_Your goal_: Please copy out every line of the listing below in which the word "Slicing" appears.
Start of Listed records
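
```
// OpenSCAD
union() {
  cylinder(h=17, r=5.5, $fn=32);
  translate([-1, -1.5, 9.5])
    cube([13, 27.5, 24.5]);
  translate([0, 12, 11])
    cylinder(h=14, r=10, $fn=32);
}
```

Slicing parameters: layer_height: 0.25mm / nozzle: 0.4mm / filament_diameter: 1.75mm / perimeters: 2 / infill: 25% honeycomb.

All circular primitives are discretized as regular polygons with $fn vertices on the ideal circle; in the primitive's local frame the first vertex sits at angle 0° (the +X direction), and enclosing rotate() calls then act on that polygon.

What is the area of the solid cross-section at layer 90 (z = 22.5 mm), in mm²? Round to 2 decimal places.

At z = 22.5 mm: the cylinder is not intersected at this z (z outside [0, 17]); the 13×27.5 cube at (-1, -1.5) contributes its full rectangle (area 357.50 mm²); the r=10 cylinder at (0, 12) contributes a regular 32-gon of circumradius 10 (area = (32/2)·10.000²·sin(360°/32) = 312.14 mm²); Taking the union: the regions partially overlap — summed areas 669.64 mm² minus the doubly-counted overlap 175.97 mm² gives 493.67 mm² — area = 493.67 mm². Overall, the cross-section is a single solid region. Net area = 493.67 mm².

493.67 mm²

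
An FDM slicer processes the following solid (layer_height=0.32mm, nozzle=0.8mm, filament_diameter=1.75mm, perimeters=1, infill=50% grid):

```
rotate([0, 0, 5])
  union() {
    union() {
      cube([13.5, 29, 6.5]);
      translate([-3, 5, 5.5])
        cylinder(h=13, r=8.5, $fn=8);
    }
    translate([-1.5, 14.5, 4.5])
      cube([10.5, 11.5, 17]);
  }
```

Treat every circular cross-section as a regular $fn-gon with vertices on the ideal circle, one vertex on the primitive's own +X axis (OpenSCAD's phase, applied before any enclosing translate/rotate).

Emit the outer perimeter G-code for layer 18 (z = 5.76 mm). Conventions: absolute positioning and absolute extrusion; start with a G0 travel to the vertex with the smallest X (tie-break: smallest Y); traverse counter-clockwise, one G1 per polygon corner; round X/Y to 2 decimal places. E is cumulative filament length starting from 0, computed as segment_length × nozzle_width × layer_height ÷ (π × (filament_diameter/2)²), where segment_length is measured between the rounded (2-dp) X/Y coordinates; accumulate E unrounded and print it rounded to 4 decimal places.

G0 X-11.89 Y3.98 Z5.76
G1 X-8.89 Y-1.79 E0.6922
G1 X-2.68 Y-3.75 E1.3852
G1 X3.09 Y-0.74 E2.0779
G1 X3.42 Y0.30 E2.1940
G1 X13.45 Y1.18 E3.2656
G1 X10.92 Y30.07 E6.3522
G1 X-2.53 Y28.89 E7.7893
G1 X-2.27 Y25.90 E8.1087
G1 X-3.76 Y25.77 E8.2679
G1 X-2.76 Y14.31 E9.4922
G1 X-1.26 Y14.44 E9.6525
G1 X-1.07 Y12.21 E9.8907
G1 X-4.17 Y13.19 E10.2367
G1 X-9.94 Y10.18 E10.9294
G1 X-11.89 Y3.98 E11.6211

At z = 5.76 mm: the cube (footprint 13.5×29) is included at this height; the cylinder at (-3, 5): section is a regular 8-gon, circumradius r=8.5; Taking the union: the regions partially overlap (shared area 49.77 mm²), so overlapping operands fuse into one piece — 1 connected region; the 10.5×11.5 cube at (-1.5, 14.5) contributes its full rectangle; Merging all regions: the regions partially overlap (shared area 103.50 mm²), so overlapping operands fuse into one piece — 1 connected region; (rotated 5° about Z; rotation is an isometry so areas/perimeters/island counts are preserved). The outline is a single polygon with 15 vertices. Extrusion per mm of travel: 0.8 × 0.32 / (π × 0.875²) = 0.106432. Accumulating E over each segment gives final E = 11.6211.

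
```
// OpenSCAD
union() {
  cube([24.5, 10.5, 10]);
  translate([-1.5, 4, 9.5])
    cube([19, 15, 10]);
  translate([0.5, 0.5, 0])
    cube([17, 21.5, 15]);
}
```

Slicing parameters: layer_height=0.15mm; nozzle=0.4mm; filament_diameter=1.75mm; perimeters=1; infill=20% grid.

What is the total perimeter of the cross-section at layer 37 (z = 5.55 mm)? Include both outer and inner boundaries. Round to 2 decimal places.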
End of Listed records
_Result of this exercise_:
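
Slicing parameters: layer_height: 0.25mm / nozzle: 0.4mm / filament_diameter: 1.75mm / perimeters: 2 / infill: 25% honeycomb.
Slicing parameters: layer_height=0.15mm; nozzle=0.4mm; filament_diameter=1.75mm; perimeters=1; infill=20% grid.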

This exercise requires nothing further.